-- Dataset content follows --

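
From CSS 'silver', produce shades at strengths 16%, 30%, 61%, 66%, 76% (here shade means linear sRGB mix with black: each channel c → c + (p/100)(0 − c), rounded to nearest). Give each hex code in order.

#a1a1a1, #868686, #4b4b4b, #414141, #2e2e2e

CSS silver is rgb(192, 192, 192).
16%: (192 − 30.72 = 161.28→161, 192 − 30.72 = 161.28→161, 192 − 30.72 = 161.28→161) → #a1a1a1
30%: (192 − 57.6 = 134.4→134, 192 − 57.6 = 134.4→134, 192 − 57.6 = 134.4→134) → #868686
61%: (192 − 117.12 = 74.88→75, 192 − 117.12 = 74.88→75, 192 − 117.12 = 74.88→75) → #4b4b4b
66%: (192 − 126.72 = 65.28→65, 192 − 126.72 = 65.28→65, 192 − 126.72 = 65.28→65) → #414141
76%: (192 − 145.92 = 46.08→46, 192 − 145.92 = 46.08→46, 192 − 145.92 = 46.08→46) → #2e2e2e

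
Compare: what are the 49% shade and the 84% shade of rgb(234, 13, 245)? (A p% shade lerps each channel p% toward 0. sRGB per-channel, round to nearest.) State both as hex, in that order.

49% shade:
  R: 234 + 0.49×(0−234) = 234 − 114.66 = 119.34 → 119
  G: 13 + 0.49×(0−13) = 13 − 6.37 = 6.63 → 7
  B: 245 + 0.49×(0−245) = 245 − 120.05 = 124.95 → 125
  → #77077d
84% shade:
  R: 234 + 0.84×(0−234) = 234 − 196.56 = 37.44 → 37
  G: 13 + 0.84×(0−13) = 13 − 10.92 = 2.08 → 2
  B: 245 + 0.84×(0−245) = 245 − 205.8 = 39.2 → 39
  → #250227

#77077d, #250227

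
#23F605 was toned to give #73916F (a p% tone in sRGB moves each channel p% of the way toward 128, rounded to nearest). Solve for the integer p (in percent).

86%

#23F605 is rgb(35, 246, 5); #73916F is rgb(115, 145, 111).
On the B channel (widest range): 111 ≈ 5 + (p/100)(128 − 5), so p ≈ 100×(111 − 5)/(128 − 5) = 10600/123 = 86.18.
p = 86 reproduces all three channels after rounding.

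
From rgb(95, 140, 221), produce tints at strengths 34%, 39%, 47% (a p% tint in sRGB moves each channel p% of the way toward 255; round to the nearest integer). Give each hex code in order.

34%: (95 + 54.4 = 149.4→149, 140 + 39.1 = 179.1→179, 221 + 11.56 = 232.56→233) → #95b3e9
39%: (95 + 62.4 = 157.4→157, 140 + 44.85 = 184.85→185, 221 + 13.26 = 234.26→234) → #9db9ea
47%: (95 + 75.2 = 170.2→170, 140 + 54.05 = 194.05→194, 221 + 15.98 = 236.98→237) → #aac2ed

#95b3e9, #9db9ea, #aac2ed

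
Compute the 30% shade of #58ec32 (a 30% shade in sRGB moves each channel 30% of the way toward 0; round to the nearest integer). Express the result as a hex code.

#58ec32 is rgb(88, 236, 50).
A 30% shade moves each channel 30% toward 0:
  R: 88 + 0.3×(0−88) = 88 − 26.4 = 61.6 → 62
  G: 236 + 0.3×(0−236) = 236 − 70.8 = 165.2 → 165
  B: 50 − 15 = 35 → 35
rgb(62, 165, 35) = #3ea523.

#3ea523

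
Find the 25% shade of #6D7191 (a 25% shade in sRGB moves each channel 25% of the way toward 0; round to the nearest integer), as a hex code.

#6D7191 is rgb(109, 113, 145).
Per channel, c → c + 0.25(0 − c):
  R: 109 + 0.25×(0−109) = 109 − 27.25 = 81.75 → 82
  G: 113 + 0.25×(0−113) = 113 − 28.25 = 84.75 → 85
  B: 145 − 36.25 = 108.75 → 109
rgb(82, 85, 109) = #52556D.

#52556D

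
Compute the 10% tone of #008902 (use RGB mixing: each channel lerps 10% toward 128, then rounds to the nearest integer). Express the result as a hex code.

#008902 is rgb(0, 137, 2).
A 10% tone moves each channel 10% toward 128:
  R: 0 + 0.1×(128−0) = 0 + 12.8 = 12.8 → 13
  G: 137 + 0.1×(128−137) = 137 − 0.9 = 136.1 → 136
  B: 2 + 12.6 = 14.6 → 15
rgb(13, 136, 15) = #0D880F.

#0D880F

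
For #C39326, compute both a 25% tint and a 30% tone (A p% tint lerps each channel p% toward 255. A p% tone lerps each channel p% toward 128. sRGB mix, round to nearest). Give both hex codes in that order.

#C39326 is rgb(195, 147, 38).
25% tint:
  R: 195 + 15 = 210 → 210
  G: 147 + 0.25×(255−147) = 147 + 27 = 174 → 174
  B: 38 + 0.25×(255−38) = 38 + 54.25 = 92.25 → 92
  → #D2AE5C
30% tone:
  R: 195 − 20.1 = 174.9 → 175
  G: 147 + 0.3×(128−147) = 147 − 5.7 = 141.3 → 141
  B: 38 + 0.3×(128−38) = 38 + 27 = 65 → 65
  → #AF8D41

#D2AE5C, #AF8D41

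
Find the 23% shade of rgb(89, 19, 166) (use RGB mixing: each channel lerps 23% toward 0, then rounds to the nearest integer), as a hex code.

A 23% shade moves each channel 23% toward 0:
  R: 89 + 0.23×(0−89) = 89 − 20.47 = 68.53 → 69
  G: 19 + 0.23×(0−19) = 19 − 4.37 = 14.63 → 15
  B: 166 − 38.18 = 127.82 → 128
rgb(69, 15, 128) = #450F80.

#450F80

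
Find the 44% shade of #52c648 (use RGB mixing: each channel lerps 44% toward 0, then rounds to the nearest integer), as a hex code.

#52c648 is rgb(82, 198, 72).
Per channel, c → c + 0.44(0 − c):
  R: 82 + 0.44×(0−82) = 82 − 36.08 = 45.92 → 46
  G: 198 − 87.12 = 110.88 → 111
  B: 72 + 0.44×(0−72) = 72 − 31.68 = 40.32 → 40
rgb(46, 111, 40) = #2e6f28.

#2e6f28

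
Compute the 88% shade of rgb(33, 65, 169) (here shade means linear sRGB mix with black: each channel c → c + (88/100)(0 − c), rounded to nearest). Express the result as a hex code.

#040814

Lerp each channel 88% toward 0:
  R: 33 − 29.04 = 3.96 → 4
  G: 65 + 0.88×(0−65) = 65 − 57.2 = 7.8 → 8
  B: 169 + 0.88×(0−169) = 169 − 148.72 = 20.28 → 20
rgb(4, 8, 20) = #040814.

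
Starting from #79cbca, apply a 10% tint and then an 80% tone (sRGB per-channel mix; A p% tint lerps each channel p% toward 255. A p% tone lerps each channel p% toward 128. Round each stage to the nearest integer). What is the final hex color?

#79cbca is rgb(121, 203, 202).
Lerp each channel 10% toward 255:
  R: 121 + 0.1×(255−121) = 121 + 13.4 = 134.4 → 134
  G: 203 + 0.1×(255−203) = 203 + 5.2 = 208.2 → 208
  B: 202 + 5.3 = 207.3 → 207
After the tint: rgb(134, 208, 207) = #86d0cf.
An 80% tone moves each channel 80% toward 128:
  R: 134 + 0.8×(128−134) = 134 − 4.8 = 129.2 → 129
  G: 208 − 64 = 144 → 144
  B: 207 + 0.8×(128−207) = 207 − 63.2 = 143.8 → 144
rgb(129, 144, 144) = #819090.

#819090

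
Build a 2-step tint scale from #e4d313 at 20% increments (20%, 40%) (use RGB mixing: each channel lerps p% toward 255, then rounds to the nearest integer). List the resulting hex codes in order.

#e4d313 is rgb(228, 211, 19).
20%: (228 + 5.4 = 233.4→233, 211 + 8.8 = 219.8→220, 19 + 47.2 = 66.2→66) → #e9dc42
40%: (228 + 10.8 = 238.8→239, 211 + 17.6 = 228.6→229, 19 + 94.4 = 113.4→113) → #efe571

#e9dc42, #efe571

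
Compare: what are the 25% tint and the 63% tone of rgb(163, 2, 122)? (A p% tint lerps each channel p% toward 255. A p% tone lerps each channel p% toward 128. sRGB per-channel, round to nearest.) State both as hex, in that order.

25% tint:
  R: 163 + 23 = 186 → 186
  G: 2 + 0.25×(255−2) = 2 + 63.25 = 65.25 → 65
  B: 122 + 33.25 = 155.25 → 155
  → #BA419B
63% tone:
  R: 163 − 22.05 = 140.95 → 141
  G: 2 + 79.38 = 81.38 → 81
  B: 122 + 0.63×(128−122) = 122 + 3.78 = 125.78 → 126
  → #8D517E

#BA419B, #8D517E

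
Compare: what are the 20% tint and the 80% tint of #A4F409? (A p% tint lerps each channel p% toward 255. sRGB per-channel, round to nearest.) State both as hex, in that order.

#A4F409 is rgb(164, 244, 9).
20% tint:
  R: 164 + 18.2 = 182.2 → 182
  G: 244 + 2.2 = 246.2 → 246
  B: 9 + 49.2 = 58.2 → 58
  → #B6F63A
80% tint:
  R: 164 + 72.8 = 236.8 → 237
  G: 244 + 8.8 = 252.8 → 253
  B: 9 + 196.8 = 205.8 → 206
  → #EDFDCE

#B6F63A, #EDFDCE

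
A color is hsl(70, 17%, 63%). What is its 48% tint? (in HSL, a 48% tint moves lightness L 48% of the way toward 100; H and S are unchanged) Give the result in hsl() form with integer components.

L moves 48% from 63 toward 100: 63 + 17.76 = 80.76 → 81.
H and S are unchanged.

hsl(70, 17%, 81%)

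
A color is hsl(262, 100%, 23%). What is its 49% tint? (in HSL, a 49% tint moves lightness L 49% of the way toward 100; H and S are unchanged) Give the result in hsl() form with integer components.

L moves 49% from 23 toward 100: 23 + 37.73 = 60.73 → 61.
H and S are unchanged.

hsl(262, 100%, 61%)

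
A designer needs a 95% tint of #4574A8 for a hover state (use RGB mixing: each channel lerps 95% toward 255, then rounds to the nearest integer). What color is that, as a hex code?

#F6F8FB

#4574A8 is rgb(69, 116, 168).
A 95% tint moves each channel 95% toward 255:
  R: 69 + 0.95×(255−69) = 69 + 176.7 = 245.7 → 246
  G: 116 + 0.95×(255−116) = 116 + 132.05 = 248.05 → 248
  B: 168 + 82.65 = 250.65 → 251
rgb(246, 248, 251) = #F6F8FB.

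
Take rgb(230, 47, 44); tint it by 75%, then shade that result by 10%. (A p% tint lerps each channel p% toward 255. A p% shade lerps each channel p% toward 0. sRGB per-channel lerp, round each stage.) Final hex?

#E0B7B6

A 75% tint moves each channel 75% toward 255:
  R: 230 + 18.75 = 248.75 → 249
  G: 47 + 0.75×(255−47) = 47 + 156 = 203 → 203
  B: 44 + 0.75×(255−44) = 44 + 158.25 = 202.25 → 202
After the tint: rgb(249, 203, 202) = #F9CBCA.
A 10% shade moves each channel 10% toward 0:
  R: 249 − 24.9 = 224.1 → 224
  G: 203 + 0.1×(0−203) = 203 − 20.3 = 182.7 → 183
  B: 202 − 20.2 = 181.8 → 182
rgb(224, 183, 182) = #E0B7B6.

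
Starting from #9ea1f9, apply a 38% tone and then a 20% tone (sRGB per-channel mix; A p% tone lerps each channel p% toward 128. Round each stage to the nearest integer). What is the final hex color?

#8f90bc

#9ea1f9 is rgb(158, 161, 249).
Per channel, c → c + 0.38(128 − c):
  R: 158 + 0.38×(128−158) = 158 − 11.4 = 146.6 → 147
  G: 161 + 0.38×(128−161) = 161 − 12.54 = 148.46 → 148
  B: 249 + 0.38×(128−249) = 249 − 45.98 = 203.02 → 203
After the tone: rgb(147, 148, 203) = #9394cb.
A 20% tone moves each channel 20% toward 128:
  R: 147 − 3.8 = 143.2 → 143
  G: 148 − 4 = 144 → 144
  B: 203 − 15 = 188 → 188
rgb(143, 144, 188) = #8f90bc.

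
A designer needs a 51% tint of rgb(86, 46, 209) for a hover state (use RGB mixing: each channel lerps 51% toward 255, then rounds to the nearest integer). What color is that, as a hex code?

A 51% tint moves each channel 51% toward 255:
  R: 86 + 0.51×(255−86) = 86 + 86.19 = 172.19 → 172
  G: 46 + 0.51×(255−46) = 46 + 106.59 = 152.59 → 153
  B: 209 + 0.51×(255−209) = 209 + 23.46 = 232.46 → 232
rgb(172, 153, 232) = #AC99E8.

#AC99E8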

-- Dataset content concluded --

Exercise: With both ends included, please retype exactly the lines from the line containing "Starting from #9ea1f9, apply" to the final line of the data.

Finished exercise:
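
Starting from #9ea1f9, apply a 38% tone and then a 20% tone (sRGB per-channel mix; A p% tone lerps each channel p% toward 128. Round each stage to the nearest integer). What is the final hex color?

#8f90bc

#9ea1f9 is rgb(158, 161, 249).
Per channel, c → c + 0.38(128 − c):
  R: 158 + 0.38×(128−158) = 158 − 11.4 = 146.6 → 147
  G: 161 + 0.38×(128−161) = 161 − 12.54 = 148.46 → 148
  B: 249 + 0.38×(128−249) = 249 − 45.98 = 203.02 → 203
After the tone: rgb(147, 148, 203) = #9394cb.
A 20% tone moves each channel 20% toward 128:
  R: 147 − 3.8 = 143.2 → 143
  G: 148 − 4 = 144 → 144
  B: 203 − 15 = 188 → 188
rgb(143, 144, 188) = #8f90bc.

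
A designer needs a 51% tint of rgb(86, 46, 209) for a hover state (use RGB mixing: each channel lerps 51% toward 255, then rounds to the nearest integer). What color is that, as a hex code?

A 51% tint moves each channel 51% toward 255:
  R: 86 + 0.51×(255−86) = 86 + 86.19 = 172.19 → 172
  G: 46 + 0.51×(255−46) = 46 + 106.59 = 152.59 → 153
  B: 209 + 0.51×(255−209) = 209 + 23.46 = 232.46 → 232
rgb(172, 153, 232) = #AC99E8.

#AC99E8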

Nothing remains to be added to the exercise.